### What you will do
Locate the line that contains "An environmental spike". Copy it and every following line through the end of the records, exactly, and include nothing else.

### Exercise material

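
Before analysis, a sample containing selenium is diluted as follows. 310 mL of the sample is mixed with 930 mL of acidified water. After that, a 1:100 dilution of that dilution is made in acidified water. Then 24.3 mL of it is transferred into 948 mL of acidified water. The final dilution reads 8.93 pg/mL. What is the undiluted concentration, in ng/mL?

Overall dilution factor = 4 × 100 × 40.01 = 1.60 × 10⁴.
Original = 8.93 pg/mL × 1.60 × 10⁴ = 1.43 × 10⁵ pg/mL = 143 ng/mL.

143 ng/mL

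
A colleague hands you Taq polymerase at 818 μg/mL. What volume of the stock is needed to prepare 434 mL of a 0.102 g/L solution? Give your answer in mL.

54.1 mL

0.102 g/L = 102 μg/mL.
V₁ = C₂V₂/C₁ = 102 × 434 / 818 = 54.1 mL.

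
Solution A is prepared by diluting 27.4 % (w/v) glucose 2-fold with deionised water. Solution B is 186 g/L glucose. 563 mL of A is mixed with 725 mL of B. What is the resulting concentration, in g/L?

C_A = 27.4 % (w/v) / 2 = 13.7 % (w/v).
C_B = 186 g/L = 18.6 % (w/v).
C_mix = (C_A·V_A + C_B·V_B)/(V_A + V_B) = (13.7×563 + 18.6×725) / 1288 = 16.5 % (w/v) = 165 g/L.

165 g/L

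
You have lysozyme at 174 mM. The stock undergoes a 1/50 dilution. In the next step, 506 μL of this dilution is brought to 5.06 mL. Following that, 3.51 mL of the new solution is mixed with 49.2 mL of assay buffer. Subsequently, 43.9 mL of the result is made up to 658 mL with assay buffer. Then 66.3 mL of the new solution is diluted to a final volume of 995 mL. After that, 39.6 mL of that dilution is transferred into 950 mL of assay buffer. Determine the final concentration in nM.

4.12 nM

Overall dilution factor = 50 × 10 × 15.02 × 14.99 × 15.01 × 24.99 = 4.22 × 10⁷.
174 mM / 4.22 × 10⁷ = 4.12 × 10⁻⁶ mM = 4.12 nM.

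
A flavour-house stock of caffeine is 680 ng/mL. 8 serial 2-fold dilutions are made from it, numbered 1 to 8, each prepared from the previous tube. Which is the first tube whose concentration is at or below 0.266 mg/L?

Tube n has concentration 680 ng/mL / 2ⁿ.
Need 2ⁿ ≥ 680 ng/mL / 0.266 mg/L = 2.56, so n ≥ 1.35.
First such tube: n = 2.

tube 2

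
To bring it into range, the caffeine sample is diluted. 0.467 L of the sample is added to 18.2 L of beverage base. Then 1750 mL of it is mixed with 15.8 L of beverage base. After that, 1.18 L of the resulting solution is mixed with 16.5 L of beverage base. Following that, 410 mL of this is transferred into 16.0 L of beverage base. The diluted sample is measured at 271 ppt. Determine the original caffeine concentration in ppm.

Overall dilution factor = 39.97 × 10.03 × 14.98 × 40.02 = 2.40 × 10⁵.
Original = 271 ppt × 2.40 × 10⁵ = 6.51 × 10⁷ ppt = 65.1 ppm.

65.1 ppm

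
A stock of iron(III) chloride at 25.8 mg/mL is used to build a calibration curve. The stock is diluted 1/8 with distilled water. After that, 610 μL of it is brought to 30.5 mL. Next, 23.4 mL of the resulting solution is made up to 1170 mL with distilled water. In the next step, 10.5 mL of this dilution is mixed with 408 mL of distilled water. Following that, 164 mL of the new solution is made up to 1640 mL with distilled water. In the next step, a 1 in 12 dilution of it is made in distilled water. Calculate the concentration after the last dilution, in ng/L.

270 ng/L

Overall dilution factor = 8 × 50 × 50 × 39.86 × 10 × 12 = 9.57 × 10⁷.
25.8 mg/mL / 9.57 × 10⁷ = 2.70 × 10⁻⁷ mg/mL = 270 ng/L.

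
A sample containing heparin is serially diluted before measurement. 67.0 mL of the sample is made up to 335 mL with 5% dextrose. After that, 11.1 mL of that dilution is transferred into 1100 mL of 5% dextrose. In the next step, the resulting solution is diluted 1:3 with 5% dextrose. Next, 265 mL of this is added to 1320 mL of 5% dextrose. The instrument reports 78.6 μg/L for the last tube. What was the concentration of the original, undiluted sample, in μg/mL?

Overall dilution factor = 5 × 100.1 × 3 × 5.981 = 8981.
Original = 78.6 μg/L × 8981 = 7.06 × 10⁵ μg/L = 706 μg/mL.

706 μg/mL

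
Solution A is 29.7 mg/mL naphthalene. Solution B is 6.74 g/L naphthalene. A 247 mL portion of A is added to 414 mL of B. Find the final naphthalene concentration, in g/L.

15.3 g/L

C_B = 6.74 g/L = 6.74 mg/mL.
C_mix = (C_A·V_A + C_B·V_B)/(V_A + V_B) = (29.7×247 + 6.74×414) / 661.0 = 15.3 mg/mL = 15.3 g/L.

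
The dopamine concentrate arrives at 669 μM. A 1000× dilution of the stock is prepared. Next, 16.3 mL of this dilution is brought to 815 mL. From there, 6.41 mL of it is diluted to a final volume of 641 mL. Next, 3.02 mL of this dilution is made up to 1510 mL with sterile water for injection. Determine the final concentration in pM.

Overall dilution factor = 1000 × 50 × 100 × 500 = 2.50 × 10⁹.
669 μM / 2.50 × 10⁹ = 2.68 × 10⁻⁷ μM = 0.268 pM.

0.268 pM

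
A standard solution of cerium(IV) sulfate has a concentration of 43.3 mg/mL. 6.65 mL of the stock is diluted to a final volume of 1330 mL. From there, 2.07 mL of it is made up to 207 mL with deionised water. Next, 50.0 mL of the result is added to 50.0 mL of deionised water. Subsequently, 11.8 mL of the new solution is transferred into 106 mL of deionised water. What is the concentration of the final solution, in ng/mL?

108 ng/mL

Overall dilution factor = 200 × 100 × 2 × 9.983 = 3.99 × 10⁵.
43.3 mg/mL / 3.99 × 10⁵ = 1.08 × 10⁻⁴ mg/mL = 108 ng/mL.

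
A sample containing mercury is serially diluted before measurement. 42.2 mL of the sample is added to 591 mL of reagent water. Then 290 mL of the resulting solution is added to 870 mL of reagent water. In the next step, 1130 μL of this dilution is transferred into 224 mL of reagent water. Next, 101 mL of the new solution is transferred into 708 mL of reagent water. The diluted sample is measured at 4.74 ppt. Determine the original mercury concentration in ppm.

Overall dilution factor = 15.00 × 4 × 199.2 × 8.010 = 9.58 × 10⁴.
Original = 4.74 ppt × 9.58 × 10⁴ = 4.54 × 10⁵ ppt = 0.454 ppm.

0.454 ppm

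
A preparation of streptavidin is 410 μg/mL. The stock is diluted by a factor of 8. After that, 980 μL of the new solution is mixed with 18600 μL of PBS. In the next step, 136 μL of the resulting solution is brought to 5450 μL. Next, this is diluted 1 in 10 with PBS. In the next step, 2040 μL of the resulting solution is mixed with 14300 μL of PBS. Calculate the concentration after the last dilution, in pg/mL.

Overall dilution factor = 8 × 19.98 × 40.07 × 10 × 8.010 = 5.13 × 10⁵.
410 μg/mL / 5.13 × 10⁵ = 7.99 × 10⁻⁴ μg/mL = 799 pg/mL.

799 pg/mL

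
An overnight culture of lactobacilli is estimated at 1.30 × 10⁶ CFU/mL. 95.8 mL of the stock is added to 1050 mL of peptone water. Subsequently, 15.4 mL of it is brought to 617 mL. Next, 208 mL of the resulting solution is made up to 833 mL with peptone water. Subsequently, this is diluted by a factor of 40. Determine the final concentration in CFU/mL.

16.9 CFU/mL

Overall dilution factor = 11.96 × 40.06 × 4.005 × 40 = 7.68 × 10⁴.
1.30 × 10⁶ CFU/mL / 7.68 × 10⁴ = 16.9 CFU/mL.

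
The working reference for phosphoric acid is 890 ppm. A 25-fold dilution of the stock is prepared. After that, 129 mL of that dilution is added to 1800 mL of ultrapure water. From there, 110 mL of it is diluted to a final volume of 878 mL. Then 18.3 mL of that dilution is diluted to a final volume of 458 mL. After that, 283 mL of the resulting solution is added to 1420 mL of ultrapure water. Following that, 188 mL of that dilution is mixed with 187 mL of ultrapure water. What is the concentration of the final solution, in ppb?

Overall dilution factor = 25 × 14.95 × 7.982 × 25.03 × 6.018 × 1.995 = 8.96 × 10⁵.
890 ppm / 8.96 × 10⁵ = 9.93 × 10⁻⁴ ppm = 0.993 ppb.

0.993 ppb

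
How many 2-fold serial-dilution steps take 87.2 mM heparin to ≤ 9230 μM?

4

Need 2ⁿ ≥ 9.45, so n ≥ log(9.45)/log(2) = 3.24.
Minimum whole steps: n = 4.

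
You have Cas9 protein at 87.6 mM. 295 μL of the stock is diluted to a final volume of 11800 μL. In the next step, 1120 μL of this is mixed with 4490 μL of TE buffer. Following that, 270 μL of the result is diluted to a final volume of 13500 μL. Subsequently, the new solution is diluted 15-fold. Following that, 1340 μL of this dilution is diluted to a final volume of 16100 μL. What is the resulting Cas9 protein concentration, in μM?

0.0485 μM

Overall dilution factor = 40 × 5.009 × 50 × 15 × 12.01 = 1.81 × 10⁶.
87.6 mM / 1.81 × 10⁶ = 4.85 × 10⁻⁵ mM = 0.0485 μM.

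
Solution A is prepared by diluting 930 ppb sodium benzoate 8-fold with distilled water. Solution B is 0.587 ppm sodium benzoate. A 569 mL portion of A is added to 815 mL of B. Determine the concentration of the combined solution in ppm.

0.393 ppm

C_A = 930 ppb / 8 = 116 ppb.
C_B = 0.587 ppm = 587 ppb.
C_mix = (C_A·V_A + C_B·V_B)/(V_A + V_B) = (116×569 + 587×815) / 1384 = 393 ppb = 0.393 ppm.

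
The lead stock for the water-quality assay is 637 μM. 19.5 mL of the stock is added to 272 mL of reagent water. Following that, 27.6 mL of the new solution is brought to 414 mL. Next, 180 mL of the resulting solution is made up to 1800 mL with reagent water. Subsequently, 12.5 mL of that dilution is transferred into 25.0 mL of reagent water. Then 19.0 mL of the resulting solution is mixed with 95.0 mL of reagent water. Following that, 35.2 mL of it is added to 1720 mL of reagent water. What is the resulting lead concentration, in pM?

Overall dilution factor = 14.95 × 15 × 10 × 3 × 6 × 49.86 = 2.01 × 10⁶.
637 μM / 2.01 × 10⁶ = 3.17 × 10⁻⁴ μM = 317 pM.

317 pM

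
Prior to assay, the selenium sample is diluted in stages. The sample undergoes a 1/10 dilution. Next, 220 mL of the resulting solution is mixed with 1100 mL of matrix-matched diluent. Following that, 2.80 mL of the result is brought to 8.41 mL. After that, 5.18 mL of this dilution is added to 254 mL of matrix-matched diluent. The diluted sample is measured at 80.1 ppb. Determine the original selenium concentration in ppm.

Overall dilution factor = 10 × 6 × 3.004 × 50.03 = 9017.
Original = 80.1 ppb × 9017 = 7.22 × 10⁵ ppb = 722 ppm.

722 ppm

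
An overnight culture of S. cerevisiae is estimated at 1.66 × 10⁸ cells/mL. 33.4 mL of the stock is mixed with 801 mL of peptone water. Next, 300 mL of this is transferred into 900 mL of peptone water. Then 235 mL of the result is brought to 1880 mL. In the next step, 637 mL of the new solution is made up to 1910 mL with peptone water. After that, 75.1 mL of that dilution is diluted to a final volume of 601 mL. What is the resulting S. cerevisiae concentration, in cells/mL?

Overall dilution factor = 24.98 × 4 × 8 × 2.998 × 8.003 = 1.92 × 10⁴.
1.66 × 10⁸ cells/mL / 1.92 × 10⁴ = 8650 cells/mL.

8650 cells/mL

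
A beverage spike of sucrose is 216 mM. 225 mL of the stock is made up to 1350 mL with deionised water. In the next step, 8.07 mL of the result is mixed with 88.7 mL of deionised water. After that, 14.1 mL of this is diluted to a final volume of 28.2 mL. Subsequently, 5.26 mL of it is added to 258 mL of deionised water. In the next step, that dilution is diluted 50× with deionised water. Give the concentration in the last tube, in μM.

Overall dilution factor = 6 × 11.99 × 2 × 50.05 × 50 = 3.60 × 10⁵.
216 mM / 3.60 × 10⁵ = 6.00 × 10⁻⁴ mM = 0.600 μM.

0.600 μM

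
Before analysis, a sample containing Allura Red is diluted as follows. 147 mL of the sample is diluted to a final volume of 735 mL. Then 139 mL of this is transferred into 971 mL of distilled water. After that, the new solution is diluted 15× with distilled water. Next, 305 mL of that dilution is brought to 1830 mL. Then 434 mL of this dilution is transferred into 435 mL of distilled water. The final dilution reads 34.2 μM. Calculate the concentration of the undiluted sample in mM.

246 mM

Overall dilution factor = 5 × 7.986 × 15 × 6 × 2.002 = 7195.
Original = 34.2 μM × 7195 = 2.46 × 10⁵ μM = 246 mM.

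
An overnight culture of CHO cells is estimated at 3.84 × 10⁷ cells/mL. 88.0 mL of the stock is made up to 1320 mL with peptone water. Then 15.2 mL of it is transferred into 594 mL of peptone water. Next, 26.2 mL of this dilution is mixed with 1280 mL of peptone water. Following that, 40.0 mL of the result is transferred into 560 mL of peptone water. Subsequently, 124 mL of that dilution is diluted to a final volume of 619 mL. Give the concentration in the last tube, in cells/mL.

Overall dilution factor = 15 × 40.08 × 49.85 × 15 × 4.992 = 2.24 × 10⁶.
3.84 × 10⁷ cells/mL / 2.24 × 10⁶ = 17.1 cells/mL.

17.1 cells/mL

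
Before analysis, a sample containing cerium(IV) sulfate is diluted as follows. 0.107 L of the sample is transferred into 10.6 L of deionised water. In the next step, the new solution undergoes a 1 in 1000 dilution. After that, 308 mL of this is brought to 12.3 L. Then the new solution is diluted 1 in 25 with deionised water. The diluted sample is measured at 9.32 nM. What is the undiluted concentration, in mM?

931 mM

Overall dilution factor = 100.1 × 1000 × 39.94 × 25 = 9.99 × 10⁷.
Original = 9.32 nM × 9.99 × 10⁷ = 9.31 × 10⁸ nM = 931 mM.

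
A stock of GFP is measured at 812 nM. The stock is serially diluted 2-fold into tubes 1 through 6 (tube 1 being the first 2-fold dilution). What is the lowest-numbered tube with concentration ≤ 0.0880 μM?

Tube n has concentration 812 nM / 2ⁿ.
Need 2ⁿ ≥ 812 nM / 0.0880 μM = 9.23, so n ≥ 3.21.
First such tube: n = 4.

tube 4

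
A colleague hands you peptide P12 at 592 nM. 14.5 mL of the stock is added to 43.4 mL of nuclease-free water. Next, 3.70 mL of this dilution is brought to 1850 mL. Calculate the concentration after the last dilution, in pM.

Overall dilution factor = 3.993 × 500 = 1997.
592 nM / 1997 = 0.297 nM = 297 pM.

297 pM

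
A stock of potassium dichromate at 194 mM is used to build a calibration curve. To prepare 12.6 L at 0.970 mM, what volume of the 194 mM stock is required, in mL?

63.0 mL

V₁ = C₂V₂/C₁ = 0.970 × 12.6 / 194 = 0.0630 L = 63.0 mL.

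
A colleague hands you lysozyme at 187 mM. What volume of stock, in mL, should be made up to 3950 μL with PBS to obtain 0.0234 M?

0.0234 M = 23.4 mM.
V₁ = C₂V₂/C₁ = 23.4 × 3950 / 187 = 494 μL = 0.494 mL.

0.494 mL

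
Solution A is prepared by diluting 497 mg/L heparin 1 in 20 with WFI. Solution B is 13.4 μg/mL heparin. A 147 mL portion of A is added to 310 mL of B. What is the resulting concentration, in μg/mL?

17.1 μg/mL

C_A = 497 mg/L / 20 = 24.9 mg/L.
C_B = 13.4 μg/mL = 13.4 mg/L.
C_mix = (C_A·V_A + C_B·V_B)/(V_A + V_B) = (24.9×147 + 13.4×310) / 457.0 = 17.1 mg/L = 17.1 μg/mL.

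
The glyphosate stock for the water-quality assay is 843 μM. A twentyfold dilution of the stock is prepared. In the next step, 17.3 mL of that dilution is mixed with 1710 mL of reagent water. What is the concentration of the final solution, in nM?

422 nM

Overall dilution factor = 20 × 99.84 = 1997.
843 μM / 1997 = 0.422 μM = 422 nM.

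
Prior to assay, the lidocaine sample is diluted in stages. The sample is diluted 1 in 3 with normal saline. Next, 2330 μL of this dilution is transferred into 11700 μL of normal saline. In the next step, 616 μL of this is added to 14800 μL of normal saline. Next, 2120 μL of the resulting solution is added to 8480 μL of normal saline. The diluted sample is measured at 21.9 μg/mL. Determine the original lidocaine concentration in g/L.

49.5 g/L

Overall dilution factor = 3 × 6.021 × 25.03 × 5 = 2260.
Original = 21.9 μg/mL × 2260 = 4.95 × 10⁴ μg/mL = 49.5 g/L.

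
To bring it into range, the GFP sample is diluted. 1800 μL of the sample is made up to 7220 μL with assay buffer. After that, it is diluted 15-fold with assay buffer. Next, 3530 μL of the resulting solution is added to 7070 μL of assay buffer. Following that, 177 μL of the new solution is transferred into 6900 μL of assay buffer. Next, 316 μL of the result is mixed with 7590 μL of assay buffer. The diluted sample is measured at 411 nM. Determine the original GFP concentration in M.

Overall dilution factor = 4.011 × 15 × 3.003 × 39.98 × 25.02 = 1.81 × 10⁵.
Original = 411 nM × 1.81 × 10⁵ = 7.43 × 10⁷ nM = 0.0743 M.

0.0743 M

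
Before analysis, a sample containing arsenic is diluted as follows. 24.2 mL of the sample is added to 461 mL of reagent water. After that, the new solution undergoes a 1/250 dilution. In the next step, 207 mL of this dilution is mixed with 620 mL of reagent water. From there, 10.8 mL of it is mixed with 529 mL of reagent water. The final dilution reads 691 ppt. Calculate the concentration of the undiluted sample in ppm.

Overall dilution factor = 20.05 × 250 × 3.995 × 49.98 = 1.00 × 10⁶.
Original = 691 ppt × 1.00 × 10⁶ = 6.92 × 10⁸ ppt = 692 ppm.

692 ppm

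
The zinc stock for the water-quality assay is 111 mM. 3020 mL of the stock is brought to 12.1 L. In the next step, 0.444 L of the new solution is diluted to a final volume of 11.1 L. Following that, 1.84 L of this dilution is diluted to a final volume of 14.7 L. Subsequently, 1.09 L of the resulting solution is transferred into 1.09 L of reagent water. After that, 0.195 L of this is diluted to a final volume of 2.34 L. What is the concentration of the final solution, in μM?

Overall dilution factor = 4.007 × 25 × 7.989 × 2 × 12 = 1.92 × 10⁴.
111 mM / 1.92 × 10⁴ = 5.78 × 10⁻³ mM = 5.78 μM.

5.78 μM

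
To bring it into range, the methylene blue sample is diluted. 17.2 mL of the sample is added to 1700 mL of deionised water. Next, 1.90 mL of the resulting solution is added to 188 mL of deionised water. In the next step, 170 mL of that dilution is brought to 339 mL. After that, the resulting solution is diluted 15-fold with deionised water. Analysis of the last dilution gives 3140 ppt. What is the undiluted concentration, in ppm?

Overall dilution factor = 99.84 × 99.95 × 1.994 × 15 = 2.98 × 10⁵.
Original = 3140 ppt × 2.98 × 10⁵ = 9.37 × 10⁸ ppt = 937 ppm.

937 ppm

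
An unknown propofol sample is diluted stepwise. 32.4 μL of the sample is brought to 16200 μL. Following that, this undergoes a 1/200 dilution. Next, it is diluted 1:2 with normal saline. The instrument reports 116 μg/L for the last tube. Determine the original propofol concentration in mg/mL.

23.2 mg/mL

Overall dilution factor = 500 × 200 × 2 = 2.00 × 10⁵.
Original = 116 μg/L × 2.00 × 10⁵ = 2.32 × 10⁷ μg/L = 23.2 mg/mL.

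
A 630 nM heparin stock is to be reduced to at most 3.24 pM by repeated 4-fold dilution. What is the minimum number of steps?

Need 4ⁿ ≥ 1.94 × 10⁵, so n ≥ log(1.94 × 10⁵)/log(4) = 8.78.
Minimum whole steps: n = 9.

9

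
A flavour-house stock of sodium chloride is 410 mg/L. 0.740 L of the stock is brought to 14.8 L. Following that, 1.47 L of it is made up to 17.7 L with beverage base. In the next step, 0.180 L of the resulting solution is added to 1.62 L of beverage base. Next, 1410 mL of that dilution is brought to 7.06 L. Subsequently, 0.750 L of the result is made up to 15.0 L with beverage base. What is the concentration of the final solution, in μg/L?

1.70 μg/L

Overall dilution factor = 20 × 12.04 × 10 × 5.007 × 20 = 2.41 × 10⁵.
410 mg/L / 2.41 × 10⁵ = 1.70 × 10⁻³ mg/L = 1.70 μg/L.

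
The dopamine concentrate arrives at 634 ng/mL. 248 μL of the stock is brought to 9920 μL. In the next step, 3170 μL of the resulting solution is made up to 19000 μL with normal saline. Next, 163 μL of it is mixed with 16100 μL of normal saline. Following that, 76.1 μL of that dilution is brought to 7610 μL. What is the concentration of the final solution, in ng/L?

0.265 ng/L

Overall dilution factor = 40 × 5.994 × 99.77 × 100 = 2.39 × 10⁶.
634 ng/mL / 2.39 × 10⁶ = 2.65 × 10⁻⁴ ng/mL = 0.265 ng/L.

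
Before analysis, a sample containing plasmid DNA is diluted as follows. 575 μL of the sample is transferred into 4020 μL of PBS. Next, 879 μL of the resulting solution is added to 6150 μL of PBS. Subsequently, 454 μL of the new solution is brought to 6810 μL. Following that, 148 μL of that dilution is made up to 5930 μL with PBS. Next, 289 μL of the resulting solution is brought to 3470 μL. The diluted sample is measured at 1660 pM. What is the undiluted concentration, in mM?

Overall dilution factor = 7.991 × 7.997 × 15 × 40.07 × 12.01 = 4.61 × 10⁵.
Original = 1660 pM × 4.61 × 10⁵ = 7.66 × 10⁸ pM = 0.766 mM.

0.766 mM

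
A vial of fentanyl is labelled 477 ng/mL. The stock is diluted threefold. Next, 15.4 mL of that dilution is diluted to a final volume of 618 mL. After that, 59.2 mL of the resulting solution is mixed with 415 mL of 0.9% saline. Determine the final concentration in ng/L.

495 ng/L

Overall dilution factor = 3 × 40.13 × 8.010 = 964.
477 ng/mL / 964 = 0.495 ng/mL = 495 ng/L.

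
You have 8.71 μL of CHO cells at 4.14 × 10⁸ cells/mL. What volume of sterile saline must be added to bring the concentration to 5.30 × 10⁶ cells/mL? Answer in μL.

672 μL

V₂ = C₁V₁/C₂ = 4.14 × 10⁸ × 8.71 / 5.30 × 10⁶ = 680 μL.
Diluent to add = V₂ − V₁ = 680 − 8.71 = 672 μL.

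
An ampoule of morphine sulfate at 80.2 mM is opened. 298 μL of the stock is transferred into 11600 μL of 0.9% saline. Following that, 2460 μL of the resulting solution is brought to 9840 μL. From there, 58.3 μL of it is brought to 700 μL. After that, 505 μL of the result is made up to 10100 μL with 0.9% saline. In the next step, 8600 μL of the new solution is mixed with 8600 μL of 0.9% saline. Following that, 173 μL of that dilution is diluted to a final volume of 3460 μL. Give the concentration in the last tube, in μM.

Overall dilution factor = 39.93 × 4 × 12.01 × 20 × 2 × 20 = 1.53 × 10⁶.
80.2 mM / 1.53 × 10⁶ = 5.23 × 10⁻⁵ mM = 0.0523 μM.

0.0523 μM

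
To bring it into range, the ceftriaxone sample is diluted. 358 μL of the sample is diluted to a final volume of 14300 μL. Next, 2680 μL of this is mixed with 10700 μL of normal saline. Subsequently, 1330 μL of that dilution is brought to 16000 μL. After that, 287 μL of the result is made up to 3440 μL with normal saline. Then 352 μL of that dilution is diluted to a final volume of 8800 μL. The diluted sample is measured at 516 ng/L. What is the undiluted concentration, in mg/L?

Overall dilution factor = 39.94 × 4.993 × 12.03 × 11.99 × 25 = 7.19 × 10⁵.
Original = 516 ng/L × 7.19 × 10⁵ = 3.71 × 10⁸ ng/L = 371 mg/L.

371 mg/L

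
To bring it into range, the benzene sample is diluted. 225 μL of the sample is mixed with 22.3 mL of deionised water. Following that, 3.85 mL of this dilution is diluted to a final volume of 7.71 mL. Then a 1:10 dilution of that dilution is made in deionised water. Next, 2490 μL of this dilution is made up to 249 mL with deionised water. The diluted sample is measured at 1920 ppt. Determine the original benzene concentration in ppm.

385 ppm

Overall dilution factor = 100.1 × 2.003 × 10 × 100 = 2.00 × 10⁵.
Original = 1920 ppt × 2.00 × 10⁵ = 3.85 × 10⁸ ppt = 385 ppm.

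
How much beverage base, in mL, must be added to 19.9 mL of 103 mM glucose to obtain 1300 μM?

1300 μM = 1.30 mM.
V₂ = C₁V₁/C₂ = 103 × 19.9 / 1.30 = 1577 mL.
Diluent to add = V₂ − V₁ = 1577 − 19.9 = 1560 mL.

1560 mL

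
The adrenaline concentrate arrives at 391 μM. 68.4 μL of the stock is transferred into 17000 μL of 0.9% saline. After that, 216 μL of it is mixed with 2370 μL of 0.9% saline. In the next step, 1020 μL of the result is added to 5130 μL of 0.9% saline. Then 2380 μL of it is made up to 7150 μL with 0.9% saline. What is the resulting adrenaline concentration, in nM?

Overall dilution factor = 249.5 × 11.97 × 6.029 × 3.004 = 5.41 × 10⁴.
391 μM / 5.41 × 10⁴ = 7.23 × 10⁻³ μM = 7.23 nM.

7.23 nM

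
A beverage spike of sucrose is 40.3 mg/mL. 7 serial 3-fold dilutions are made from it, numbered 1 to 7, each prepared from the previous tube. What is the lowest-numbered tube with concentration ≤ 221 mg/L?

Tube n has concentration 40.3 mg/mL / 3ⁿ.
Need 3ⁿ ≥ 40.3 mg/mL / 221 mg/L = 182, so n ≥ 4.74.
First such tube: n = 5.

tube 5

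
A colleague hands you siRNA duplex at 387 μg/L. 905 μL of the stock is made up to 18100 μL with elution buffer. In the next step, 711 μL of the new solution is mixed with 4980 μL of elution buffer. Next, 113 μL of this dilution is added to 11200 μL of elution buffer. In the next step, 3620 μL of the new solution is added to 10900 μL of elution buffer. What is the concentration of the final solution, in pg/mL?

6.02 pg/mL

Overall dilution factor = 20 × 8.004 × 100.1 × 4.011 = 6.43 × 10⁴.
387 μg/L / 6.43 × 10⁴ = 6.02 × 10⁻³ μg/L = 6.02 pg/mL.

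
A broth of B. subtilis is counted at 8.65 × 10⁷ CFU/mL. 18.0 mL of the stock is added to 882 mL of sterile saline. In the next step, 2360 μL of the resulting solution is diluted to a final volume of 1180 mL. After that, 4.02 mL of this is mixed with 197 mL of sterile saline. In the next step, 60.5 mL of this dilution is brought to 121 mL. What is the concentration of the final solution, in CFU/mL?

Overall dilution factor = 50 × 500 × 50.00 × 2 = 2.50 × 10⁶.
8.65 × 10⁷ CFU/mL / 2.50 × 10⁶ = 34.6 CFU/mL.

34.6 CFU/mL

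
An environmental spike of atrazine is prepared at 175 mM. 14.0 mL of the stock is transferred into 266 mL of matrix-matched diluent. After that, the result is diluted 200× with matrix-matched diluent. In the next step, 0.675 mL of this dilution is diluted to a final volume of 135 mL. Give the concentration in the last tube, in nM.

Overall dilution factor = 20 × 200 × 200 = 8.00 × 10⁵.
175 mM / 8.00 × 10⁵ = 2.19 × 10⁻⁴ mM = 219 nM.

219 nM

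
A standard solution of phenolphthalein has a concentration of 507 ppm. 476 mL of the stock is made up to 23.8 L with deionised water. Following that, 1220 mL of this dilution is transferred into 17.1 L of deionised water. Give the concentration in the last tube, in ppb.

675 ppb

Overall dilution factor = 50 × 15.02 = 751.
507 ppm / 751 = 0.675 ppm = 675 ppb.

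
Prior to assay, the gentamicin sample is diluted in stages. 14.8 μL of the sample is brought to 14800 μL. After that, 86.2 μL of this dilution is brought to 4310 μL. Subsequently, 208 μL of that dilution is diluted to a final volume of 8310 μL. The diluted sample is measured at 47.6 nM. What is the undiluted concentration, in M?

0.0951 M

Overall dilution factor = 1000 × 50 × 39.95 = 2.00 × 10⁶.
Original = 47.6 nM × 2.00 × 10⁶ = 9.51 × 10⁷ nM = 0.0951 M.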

### Completed exercise
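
An environmental spike of atrazine is prepared at 175 mM. 14.0 mL of the stock is transferred into 266 mL of matrix-matched diluent. After that, the result is diluted 200× with matrix-matched diluent. In the next step, 0.675 mL of this dilution is diluted to a final volume of 135 mL. Give the concentration in the last tube, in nM.

Overall dilution factor = 20 × 200 × 200 = 8.00 × 10⁵.
175 mM / 8.00 × 10⁵ = 2.19 × 10⁻⁴ mM = 219 nM.

219 nM

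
A standard solution of phenolphthalein has a concentration of 507 ppm. 476 mL of the stock is made up to 23.8 L with deionised water. Following that, 1220 mL of this dilution is transferred into 17.1 L of deionised water. Give the concentration in the last tube, in ppb.

675 ppb

Overall dilution factor = 50 × 15.02 = 751.
507 ppm / 751 = 0.675 ppm = 675 ppb.

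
Prior to assay, the gentamicin sample is diluted in stages. 14.8 μL of the sample is brought to 14800 μL. After that, 86.2 μL of this dilution is brought to 4310 μL. Subsequently, 208 μL of that dilution is diluted to a final volume of 8310 μL. The diluted sample is measured at 47.6 nM. What is the undiluted concentration, in M?

0.0951 M

Overall dilution factor = 1000 × 50 × 39.95 = 2.00 × 10⁶.
Original = 47.6 nM × 2.00 × 10⁶ = 9.51 × 10⁷ nM = 0.0951 M.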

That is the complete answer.